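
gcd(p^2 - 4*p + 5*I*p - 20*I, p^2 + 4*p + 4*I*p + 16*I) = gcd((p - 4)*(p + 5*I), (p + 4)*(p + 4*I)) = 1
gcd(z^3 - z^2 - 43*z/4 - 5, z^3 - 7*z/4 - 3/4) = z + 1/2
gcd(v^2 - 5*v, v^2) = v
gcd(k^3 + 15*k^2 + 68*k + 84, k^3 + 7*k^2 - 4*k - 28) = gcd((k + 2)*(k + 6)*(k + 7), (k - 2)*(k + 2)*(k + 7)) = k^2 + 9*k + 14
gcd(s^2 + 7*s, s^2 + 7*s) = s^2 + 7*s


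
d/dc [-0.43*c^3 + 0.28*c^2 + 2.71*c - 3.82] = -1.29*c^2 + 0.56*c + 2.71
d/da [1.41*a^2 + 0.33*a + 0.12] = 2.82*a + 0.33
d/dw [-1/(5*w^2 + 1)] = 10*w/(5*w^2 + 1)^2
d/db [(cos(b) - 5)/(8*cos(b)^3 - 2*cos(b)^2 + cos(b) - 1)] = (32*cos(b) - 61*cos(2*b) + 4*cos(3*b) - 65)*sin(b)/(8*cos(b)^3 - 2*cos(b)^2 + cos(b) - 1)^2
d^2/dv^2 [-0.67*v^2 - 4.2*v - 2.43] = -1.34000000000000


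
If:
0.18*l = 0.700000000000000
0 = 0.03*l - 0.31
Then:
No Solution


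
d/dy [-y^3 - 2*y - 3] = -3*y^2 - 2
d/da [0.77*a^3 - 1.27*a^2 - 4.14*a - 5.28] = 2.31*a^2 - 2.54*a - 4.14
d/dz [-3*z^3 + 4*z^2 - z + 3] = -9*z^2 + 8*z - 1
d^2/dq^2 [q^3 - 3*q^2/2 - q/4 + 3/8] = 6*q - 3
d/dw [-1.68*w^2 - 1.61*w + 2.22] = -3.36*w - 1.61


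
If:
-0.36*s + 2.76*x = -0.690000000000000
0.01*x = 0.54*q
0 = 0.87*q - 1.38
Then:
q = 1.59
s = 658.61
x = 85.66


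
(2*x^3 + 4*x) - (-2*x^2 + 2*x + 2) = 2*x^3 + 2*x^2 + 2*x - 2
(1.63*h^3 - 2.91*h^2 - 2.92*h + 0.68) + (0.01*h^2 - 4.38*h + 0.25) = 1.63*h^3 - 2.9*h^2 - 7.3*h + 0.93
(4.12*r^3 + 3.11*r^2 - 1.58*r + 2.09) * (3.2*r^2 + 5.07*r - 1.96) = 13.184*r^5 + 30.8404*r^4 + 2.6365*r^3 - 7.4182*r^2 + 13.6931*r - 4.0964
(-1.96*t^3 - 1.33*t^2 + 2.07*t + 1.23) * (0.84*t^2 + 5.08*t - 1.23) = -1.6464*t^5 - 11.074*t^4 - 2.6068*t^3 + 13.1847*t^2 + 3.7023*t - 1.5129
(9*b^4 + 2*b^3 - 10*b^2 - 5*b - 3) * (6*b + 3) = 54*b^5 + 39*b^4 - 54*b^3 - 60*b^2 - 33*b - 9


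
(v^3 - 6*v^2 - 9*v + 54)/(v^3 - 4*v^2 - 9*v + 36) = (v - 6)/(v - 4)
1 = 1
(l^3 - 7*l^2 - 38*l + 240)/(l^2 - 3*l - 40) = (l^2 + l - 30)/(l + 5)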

• _Work required_:
Send back exactly the lines from the line with "gcd(s^2 + 7*s, s^2 + 7*s) = s^2 + 7*s" through the end of the records.

• _Solved exercise_:
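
gcd(s^2 + 7*s, s^2 + 7*s) = s^2 + 7*s


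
d/dc [-0.43*c^3 + 0.28*c^2 + 2.71*c - 3.82] = -1.29*c^2 + 0.56*c + 2.71
d/da [1.41*a^2 + 0.33*a + 0.12] = 2.82*a + 0.33
d/dw [-1/(5*w^2 + 1)] = 10*w/(5*w^2 + 1)^2
d/db [(cos(b) - 5)/(8*cos(b)^3 - 2*cos(b)^2 + cos(b) - 1)] = (32*cos(b) - 61*cos(2*b) + 4*cos(3*b) - 65)*sin(b)/(8*cos(b)^3 - 2*cos(b)^2 + cos(b) - 1)^2
d^2/dv^2 [-0.67*v^2 - 4.2*v - 2.43] = -1.34000000000000


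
If:
0.18*l = 0.700000000000000
0 = 0.03*l - 0.31
Then:
No Solution


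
d/dy [-y^3 - 2*y - 3] = -3*y^2 - 2
d/da [0.77*a^3 - 1.27*a^2 - 4.14*a - 5.28] = 2.31*a^2 - 2.54*a - 4.14
d/dz [-3*z^3 + 4*z^2 - z + 3] = -9*z^2 + 8*z - 1
d^2/dq^2 [q^3 - 3*q^2/2 - q/4 + 3/8] = 6*q - 3
d/dw [-1.68*w^2 - 1.61*w + 2.22] = -3.36*w - 1.61


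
If:
-0.36*s + 2.76*x = -0.690000000000000
0.01*x = 0.54*q
0 = 0.87*q - 1.38
Then:
q = 1.59
s = 658.61
x = 85.66


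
(2*x^3 + 4*x) - (-2*x^2 + 2*x + 2) = 2*x^3 + 2*x^2 + 2*x - 2
(1.63*h^3 - 2.91*h^2 - 2.92*h + 0.68) + (0.01*h^2 - 4.38*h + 0.25) = 1.63*h^3 - 2.9*h^2 - 7.3*h + 0.93
(4.12*r^3 + 3.11*r^2 - 1.58*r + 2.09) * (3.2*r^2 + 5.07*r - 1.96) = 13.184*r^5 + 30.8404*r^4 + 2.6365*r^3 - 7.4182*r^2 + 13.6931*r - 4.0964
(-1.96*t^3 - 1.33*t^2 + 2.07*t + 1.23) * (0.84*t^2 + 5.08*t - 1.23) = -1.6464*t^5 - 11.074*t^4 - 2.6068*t^3 + 13.1847*t^2 + 3.7023*t - 1.5129
(9*b^4 + 2*b^3 - 10*b^2 - 5*b - 3) * (6*b + 3) = 54*b^5 + 39*b^4 - 54*b^3 - 60*b^2 - 33*b - 9


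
(v^3 - 6*v^2 - 9*v + 54)/(v^3 - 4*v^2 - 9*v + 36) = (v - 6)/(v - 4)
1 = 1
(l^3 - 7*l^2 - 38*l + 240)/(l^2 - 3*l - 40) = (l^2 + l - 30)/(l + 5)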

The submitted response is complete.